Stored data entries
= = = =

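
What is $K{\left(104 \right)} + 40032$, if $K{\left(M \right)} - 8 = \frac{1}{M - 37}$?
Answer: $\frac{2682681}{67} \approx 40040.0$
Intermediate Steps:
$K{\left(M \right)} = 8 + \frac{1}{-37 + M}$ ($K{\left(M \right)} = 8 + \frac{1}{M - 37} = 8 + \frac{1}{-37 + M}$)
$K{\left(104 \right)} + 40032 = \frac{-295 + 8 \cdot 104}{-37 + 104} + 40032 = \frac{-295 + 832}{67} + 40032 = \frac{1}{67} \cdot 537 + 40032 = \frac{537}{67} + 40032 = \frac{2682681}{67}$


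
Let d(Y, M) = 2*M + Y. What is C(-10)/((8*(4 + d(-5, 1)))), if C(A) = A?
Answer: -5/4 ≈ -1.2500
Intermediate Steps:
d(Y, M) = Y + 2*M
C(-10)/((8*(4 + d(-5, 1)))) = -10*1/(8*(4 + (-5 + 2*1))) = -10*1/(8*(4 + (-5 + 2))) = -10*1/(8*(4 - 3)) = -10/(8*1) = -10/8 = -10*1/8 = -5/4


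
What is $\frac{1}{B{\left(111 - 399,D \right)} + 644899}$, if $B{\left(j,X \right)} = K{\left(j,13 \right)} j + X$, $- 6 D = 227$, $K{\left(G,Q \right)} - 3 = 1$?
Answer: $\frac{6}{3862255} \approx 1.5535 \cdot 10^{-6}$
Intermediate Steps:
$K{\left(G,Q \right)} = 4$ ($K{\left(G,Q \right)} = 3 + 1 = 4$)
$D = - \frac{227}{6}$ ($D = \left(- \frac{1}{6}\right) 227 = - \frac{227}{6} \approx -37.833$)
$B{\left(j,X \right)} = X + 4 j$ ($B{\left(j,X \right)} = 4 j + X = X + 4 j$)
$\frac{1}{B{\left(111 - 399,D \right)} + 644899} = \frac{1}{\left(- \frac{227}{6} + 4 \left(111 - 399\right)\right) + 644899} = \frac{1}{\left(- \frac{227}{6} + 4 \left(-288\right)\right) + 644899} = \frac{1}{\left(- \frac{227}{6} - 1152\right) + 644899} = \frac{1}{- \frac{7139}{6} + 644899} = \frac{1}{\frac{3862255}{6}} = \frac{6}{3862255}$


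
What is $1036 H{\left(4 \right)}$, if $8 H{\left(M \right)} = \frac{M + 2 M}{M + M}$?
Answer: $\frac{777}{4} \approx 194.25$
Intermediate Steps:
$H{\left(M \right)} = \frac{3}{16}$ ($H{\left(M \right)} = \frac{\left(M + 2 M\right) \frac{1}{M + M}}{8} = \frac{3 M \frac{1}{2 M}}{8} = \frac{1}{8} \cdot \frac{3}{2} = \frac{3}{16}$)
$1036 H{\left(4 \right)} = 1036 \cdot \frac{3}{16} = \frac{777}{4}$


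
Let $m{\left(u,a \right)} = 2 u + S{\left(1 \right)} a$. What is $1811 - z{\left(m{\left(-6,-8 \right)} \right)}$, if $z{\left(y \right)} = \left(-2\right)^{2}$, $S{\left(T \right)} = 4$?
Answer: $1807$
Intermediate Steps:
$m{\left(u,a \right)} = 2 u + 4 a$
$z{\left(y \right)} = 4$
$1811 - z{\left(m{\left(-6,-8 \right)} \right)} = 1811 - 4 = 1807$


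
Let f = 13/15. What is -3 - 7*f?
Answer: -136/15 ≈ -9.0667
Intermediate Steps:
f = 13/15 (f = 13*(1/15) = 13/15 ≈ 0.86667)
-3 - 7*f = -3 - 7*13/15 = -3 - 91/15 = -136/15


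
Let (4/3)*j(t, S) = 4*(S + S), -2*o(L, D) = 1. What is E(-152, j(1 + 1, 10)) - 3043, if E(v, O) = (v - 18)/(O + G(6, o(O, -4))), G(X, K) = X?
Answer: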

= = = =

* _GOAL OF THE EXERCISE_
Give back exactly the lines from the one containing "Let f = 13/15. What is -3 - 7*f?" through the last line of the records.

* _SOLUTION_
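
Let f = 13/15. What is -3 - 7*f?
Answer: -136/15 ≈ -9.0667
Intermediate Steps:
f = 13/15 (f = 13*(1/15) = 13/15 ≈ 0.86667)
-3 - 7*f = -3 - 7*13/15 = -3 - 91/15 = -136/15


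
Let (4/3)*j(t, S) = 4*(S + S), -2*o(L, D) = 1. What is E(-152, j(1 + 1, 10)) - 3043, if E(v, O) = (v - 18)/(O + G(6, o(O, -4))), G(X, K) = X?
Answer: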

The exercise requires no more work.